Instructions to follow
Begin at the line below that has "0 0 0 1 1 0" and stop after the line that has "Is the following". Please restate only those lines, word for word.
Data START
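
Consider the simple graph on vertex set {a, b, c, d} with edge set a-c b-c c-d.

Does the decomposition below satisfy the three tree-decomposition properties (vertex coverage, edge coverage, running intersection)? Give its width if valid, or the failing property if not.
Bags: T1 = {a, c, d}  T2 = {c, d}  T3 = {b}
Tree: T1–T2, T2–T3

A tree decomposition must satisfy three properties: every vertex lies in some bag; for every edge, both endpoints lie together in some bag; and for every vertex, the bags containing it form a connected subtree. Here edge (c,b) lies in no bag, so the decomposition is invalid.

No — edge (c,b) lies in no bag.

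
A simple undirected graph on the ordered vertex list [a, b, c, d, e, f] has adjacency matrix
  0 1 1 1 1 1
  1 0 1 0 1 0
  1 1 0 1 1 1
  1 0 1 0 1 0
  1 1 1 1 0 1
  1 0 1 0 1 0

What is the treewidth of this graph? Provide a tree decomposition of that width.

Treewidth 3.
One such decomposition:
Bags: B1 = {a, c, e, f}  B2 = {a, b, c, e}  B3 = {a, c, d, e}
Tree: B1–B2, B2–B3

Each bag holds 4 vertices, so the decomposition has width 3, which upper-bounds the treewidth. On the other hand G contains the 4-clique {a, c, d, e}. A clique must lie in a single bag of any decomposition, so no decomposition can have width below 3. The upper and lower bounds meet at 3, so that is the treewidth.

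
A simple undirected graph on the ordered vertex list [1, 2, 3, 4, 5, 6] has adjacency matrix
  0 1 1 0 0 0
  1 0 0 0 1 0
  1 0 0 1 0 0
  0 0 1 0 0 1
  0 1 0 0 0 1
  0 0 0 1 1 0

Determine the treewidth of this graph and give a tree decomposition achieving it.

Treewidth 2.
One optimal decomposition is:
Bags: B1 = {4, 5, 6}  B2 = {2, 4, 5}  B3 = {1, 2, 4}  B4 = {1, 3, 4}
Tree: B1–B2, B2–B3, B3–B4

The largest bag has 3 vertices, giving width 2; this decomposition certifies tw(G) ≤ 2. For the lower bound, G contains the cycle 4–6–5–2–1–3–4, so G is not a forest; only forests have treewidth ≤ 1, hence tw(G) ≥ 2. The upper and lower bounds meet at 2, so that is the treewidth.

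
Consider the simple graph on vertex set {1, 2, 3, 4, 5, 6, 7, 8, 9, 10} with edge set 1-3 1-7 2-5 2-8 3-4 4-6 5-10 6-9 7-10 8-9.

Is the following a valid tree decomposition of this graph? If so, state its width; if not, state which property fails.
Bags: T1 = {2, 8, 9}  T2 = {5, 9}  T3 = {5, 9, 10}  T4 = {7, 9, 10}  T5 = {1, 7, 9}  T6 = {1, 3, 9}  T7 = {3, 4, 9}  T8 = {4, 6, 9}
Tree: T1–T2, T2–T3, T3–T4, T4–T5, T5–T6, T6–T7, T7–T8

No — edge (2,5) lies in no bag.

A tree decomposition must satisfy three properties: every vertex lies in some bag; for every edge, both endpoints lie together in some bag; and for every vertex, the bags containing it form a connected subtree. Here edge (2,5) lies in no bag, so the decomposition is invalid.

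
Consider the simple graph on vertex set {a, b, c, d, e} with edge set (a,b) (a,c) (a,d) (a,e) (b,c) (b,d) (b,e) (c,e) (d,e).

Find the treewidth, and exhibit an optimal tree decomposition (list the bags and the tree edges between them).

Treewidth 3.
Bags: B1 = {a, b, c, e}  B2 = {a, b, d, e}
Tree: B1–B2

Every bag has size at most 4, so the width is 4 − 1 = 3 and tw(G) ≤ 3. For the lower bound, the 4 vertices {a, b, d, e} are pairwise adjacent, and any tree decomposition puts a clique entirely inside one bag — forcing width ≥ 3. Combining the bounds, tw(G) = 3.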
Data END
Finished exercise
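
  0 0 0 1 1 0

Determine the treewidth of this graph and give a tree decomposition achieving it.

Treewidth 2.
One optimal decomposition is:
Bags: B1 = {4, 5, 6}  B2 = {2, 4, 5}  B3 = {1, 2, 4}  B4 = {1, 3, 4}
Tree: B1–B2, B2–B3, B3–B4

The largest bag has 3 vertices, giving width 2; this decomposition certifies tw(G) ≤ 2. For the lower bound, G contains the cycle 4–6–5–2–1–3–4, so G is not a forest; only forests have treewidth ≤ 1, hence tw(G) ≥ 2. The upper and lower bounds meet at 2, so that is the treewidth.

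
Consider the simple graph on vertex set {1, 2, 3, 4, 5, 6, 7, 8, 9, 10} with edge set 1-3 1-7 2-5 2-8 3-4 4-6 5-10 6-9 7-10 8-9.

Is the following a valid tree decomposition of this graph? If so, state its width; if not, state which property fails.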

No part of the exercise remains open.